▶ WHAT YOU NEED TO DO
Find every line below with "whose" in it and give only how many there are.

▶ DATA SUPPLIED
_ _ _
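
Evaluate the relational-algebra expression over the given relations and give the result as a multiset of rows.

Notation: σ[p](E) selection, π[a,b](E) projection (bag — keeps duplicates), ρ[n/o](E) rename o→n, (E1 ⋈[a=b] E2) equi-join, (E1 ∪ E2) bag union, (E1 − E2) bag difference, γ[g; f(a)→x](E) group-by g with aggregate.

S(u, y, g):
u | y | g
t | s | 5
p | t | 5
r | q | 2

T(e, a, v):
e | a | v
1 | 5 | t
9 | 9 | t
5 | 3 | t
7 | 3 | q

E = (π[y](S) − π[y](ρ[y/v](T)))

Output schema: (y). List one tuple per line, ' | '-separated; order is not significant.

Stepwise |·|:
  S → 3
  π[y](S) → 3
  T → 4
  ρ[y/v](T) → 4
  π[y](ρ[y/v](T)) → 4
  (π[y](S) − π[y](ρ[y/v](T))) → 1

== RESULT ==
y
s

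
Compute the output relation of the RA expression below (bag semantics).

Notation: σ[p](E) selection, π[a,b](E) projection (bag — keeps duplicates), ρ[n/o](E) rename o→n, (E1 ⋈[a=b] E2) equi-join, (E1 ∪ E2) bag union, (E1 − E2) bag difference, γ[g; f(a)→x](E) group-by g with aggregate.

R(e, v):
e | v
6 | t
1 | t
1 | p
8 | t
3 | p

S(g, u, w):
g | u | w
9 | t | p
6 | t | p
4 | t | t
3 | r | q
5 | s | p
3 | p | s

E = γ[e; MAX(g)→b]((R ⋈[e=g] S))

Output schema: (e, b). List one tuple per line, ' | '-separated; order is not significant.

Stepwise |·|:
  R → 5
  S → 6
  (R ⋈[e=g] S) → 3
  γ[e; MAX(g)→b]((R ⋈[e=g] S)) → 2

== RESULT ==
e | b
3 | 3
6 | 6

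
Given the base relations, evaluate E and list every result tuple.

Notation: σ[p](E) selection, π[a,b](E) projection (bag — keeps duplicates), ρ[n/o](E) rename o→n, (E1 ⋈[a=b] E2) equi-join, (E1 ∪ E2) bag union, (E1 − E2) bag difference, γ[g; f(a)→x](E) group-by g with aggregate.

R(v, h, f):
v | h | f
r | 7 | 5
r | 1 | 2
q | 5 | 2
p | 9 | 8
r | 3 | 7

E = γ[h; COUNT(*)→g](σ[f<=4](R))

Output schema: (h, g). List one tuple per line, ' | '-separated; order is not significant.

Row counts bottom-up:
  R → 5
  σ[f<=4](R) → 2
  γ[h; COUNT(*)→g](σ[f<=4](R)) → 2

== RESULT ==
h | g
1 | 1
5 | 1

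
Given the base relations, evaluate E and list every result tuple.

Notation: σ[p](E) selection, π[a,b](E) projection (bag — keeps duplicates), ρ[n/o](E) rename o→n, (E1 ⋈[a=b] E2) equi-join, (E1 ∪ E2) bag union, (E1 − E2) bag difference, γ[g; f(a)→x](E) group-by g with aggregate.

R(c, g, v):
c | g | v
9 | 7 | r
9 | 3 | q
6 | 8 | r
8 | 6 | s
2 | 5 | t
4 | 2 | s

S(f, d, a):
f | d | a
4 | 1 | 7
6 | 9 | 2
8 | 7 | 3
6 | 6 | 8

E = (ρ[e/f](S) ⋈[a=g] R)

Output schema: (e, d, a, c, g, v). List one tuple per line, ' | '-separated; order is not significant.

Stepwise |·|:
  S → 4
  ρ[e/f](S) → 4
  R → 6
  (ρ[e/f](S) ⋈[a=g] R) → 4

== RESULT ==
e | d | a | c | g | v
4 | 1 | 7 | 9 | 7 | r
6 | 6 | 8 | 6 | 8 | r
6 | 9 | 2 | 4 | 2 | s
8 | 7 | 3 | 9 | 3 | q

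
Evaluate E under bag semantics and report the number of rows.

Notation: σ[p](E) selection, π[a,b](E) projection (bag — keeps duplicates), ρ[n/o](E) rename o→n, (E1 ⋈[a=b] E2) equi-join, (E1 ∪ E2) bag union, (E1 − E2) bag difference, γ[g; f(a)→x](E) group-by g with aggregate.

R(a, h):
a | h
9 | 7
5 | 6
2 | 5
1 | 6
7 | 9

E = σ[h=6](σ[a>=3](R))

Row counts bottom-up:
  R → 5
  σ[a>=3](R) → 3
  σ[h=6](σ[a>=3](R)) → 1

|E| = 1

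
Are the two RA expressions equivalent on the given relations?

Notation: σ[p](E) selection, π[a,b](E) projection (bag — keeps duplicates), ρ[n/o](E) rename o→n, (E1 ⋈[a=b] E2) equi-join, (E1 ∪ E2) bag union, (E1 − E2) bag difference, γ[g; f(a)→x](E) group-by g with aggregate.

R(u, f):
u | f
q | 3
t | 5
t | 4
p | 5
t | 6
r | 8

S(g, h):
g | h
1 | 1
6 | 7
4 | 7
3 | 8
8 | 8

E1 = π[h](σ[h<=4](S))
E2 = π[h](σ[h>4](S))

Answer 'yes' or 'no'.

E1 subexpression sizes:
  S → 5
  σ[h<=4](S) → 1
  π[h](σ[h<=4](S)) → 1
E2 subexpression sizes:
  S → 5
  σ[h>4](S) → 4
  π[h](σ[h>4](S)) → 4

E1 result:
h
1
E2 result:
h
7
7
8
8
Witness: (1,) appears 1× in E1 but 0× in E2.

no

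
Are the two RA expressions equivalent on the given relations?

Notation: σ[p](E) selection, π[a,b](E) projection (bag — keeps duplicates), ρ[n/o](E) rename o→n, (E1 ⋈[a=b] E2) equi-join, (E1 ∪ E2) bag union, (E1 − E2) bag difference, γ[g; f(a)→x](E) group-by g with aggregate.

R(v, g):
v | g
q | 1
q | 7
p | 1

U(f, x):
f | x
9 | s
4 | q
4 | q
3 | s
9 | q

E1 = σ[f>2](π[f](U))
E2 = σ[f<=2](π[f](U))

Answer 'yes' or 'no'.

E1 per-node cardinality:
  U → 5
  π[f](U) → 5
  σ[f>2](π[f](U)) → 5
E2 per-node cardinality:
  U → 5
  π[f](U) → 5
  σ[f<=2](π[f](U)) → 0

E1 result:
f
3
4
4
9
9
E2 result:
f
(0 rows)
Witness: (3,) appears 1× in E1 but 0× in E2.

no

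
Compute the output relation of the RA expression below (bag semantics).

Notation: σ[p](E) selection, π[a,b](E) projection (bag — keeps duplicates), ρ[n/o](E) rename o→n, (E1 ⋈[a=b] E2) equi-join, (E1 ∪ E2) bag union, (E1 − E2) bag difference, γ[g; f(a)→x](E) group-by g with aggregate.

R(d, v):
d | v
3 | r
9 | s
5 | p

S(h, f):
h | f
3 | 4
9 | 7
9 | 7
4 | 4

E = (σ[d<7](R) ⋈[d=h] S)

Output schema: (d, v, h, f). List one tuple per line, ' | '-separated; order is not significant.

Stepwise |·|:
  R → 3
  σ[d<7](R) → 2
  S → 4
  (σ[d<7](R) ⋈[d=h] S) → 1

== RESULT ==
d | v | h | f
3 | r | 3 | 4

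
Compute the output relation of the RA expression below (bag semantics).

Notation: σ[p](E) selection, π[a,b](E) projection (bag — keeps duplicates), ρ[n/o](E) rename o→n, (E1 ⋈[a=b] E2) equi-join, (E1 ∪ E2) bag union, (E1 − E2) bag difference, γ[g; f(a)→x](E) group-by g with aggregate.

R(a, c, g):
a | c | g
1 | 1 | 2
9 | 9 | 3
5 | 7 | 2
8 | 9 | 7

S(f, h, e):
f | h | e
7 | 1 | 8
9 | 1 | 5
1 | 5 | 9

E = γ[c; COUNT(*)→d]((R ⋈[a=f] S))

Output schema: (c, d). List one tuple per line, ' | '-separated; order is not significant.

Row counts bottom-up:
  R → 4
  S → 3
  (R ⋈[a=f] S) → 2
  γ[c; COUNT(*)→d]((R ⋈[a=f] S)) → 2

== RESULT ==
c | d
1 | 1
9 | 1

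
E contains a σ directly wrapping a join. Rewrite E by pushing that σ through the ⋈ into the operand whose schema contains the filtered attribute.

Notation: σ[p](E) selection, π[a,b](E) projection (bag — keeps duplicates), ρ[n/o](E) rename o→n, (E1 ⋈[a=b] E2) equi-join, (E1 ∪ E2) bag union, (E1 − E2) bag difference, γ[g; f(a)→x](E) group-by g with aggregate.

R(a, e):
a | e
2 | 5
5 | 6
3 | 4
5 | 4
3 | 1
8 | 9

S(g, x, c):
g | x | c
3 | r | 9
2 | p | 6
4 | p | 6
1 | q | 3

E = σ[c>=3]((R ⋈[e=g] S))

σ filters on c, owned by the right side.
E' = (R ⋈[e=g] σ[c>=3](S))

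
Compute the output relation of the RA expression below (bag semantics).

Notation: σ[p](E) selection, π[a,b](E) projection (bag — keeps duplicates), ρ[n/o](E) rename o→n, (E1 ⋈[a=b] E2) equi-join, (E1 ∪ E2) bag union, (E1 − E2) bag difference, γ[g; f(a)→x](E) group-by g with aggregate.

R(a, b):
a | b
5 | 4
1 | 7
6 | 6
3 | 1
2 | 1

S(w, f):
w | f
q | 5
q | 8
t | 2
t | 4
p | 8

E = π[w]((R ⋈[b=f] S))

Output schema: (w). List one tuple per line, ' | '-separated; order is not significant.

Stepwise |·|:
  R → 5
  S → 5
  (R ⋈[b=f] S) → 1
  π[w]((R ⋈[b=f] S)) → 1

== RESULT ==
w
t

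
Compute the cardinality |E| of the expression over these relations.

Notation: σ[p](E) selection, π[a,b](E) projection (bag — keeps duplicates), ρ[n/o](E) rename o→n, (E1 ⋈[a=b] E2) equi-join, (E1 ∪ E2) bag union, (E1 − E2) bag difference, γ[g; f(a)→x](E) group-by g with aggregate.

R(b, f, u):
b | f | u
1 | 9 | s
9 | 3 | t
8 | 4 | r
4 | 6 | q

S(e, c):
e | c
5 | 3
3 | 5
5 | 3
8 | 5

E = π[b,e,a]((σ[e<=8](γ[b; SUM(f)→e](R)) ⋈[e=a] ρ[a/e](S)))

Row counts bottom-up:
  R → 4
  γ[b; SUM(f)→e](R) → 4
  σ[e<=8](γ[b; SUM(f)→e](R)) → 3
  S → 4
  ρ[a/e](S) → 4
  (σ[e<=8](γ[b; SUM(f)→e](R)) ⋈[e=a] ρ[a/e](S)) → 1
  π[b,e,a]((σ[e<=8](γ[b; SUM(f)→e](R)) ⋈[e=a] ρ[a/e](S))) → 1

|E| = 1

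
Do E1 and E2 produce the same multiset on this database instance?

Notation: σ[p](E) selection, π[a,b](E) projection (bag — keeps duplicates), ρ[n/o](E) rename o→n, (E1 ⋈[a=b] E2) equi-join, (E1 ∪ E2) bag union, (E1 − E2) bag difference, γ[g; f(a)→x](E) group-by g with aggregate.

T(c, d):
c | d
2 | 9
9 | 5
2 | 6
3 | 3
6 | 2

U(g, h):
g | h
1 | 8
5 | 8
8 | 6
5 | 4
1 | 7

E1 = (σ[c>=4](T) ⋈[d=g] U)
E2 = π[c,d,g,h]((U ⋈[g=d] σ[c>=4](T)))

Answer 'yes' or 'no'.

E1 per-node cardinality:
  T → 5
  σ[c>=4](T) → 2
  U → 5
  (σ[c>=4](T) ⋈[d=g] U) → 2
E2 per-node cardinality:
  U → 5
  T → 5
  σ[c>=4](T) → 2
  (U ⋈[g=d] σ[c>=4](T)) → 2
  π[c,d,g,h]((U ⋈[g=d] σ[c>=4](T))) → 2

E1 and E2 produce the same multiset:
c | d | g | h
9 | 5 | 5 | 4
9 | 5 | 5 | 8

yes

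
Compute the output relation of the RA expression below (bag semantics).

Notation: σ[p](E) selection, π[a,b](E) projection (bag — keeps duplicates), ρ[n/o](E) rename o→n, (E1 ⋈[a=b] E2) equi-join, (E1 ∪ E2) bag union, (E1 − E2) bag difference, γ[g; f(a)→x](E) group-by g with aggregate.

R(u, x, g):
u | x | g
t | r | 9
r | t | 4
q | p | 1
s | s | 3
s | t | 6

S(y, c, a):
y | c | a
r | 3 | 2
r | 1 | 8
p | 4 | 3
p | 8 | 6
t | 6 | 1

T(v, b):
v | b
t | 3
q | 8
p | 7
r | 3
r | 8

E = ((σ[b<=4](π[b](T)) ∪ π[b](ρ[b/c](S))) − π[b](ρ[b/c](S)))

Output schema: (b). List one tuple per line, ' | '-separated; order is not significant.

Row counts bottom-up:
  T → 5
  π[b](T) → 5
  σ[b<=4](π[b](T)) → 2
  S → 5
  ρ[b/c](S) → 5
  π[b](ρ[b/c](S)) → 5
  (σ[b<=4](π[b](T)) ∪ π[b](ρ[b/c](S))) → 7
  S → 5
  ρ[b/c](S) → 5
  π[b](ρ[b/c](S)) → 5
  ((σ[b<=4](π[b](T)) ∪ π[b](ρ[b/c](S))) − π[b](ρ[b/c](S))) → 2

== RESULT ==
b
3
3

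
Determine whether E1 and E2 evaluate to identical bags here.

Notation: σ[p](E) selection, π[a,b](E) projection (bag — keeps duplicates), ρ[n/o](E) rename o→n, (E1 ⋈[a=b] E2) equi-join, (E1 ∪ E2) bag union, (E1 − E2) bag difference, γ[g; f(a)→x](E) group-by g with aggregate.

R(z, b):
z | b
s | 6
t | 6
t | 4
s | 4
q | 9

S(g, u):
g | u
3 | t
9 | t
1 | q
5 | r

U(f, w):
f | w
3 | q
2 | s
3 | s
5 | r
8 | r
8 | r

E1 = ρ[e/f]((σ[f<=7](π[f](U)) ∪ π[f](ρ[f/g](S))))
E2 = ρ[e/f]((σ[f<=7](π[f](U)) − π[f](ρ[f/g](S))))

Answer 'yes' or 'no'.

E1 per-node cardinality:
  U → 6
  π[f](U) → 6
  σ[f<=7](π[f](U)) → 4
  S → 4
  ρ[f/g](S) → 4
  π[f](ρ[f/g](S)) → 4
  (σ[f<=7](π[f](U)) ∪ π[f](ρ[f/g](S))) → 8
  ρ[e/f]((σ[f<=7](π[f](U)) ∪ π[f](ρ[f/g](S)))) → 8
E2 per-node cardinality:
  U → 6
  π[f](U) → 6
  σ[f<=7](π[f](U)) → 4
  S → 4
  ρ[f/g](S) → 4
  π[f](ρ[f/g](S)) → 4
  (σ[f<=7](π[f](U)) − π[f](ρ[f/g](S))) → 2
  ρ[e/f]((σ[f<=7](π[f](U)) − π[f](ρ[f/g](S)))) → 2

E1 result:
e
1
2
3
3
3
5
5
9
E2 result:
e
2
3
Witness: (1,) appears 1× in E1 but 0× in E2.

no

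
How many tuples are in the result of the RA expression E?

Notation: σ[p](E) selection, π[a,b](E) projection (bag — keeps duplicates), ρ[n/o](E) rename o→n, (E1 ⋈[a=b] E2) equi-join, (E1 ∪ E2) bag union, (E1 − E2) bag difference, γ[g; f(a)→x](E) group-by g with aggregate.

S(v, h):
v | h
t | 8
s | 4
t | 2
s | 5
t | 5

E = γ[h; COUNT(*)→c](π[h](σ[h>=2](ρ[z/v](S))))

Subexpression sizes:
  S → 5
  ρ[z/v](S) → 5
  σ[h>=2](ρ[z/v](S)) → 5
  π[h](σ[h>=2](ρ[z/v](S))) → 5
  γ[h; COUNT(*)→c](π[h](σ[h>=2](ρ[z/v](S)))) → 4

|E| = 4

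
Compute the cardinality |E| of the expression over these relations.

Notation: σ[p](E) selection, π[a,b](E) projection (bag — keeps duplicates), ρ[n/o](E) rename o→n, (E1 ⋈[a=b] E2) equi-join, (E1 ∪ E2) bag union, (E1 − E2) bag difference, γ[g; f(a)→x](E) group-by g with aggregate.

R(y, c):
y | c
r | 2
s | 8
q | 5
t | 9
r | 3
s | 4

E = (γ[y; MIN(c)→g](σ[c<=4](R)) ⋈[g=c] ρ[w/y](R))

Row counts bottom-up:
  R → 6
  σ[c<=4](R) → 3
  γ[y; MIN(c)→g](σ[c<=4](R)) → 2
  R → 6
  ρ[w/y](R) → 6
  (γ[y; MIN(c)→g](σ[c<=4](R)) ⋈[g=c] ρ[w/y](R)) → 2

|E| = 2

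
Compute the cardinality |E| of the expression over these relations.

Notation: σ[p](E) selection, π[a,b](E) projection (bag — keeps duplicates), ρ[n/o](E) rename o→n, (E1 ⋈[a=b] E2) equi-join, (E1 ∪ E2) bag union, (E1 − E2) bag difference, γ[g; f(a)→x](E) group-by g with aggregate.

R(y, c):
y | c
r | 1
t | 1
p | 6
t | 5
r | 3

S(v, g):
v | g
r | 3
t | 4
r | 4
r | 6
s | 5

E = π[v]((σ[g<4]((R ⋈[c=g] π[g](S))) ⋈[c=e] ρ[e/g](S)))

Per-node cardinality:
  R → 5
  S → 5
  π[g](S) → 5
  (R ⋈[c=g] π[g](S)) → 3
  σ[g<4]((R ⋈[c=g] π[g](S))) → 1
  S → 5
  ρ[e/g](S) → 5
  (σ[g<4]((R ⋈[c=g] π[g](S))) ⋈[c=e] ρ[e/g](S)) → 1
  π[v]((σ[g<4]((R ⋈[c=g] π[g](S))) ⋈[c=e] ρ[e/g](S))) → 1

|E| = 1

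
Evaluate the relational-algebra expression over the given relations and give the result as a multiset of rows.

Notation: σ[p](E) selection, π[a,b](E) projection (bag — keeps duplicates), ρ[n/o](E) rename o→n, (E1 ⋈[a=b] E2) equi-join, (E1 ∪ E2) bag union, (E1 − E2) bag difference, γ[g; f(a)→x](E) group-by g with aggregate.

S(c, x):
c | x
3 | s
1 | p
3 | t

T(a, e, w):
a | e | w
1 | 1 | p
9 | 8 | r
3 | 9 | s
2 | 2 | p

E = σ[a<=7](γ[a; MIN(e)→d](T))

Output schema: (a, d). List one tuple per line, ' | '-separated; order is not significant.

Row counts bottom-up:
  T → 4
  γ[a; MIN(e)→d](T) → 4
  σ[a<=7](γ[a; MIN(e)→d](T)) → 3

== RESULT ==
a | d
1 | 1
2 | 2
3 | 9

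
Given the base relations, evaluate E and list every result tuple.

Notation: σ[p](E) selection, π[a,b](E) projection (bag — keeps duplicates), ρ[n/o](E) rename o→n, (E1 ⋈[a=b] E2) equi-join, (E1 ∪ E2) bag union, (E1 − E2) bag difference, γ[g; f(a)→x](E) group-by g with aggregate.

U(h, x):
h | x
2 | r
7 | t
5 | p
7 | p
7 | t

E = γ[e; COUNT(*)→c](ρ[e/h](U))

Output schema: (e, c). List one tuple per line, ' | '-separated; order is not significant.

Row counts bottom-up:
  U → 5
  ρ[e/h](U) → 5
  γ[e; COUNT(*)→c](ρ[e/h](U)) → 3

== RESULT ==
e | c
2 | 1
5 | 1
7 | 3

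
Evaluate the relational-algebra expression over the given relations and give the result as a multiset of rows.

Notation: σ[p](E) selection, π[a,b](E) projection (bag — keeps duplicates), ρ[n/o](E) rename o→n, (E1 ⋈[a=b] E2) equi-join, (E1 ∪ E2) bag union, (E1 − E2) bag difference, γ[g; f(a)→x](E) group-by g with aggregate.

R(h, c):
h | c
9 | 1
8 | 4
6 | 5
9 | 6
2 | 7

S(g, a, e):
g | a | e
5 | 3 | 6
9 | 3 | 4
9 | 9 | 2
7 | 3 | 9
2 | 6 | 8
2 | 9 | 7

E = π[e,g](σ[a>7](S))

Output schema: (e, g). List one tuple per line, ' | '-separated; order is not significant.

Stepwise |·|:
  S → 6
  σ[a>7](S) → 2
  π[e,g](σ[a>7](S)) → 2

== RESULT ==
e | g
2 | 9
7 | 2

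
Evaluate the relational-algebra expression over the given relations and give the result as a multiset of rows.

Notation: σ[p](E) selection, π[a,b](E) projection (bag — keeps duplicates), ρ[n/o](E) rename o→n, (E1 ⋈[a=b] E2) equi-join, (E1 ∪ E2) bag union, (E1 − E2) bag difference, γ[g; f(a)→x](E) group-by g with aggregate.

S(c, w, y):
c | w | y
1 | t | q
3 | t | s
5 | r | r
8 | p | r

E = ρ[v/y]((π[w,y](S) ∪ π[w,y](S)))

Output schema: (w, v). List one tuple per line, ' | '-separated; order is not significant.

Per-node cardinality:
  S → 4
  π[w,y](S) → 4
  S → 4
  π[w,y](S) → 4
  (π[w,y](S) ∪ π[w,y](S)) → 8
  ρ[v/y]((π[w,y](S) ∪ π[w,y](S))) → 8

== RESULT ==
w | v
p | r
p | r
r | r
r | r
t | q
t | q
t | s
t | s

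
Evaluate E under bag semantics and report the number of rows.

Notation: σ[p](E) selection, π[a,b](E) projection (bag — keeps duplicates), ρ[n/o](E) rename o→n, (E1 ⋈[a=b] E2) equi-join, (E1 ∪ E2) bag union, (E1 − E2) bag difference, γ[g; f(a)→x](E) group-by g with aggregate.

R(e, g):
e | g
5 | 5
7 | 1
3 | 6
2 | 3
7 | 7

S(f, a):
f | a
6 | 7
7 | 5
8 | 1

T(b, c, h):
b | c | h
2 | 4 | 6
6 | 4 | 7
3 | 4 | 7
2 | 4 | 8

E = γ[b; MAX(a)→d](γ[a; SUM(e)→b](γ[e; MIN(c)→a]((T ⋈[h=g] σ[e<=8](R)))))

Subexpression sizes:
  T → 4
  R → 5
  σ[e<=8](R) → 5
  (T ⋈[h=g] σ[e<=8](R)) → 3
  γ[e; MIN(c)→a]((T ⋈[h=g] σ[e<=8](R))) → 2
  γ[a; SUM(e)→b](γ[e; MIN(c)→a]((T ⋈[h=g] σ[e<=8](R)))) → 1
  γ[b; MAX(a)→d](γ[a; SUM(e)→b](γ[e; MIN(c)→a]((T ⋈[h=g] σ[e<=8](R))))) → 1

|E| = 1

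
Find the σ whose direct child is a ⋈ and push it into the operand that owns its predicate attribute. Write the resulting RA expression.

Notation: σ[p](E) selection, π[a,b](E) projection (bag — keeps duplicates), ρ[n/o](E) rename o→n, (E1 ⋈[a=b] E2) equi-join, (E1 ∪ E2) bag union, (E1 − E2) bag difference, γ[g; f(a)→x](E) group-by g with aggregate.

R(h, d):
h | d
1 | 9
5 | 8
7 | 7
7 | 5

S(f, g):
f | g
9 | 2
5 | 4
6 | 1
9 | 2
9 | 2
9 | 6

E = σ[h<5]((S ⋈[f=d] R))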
_ _ _
▶ YOUR SOLUTION
2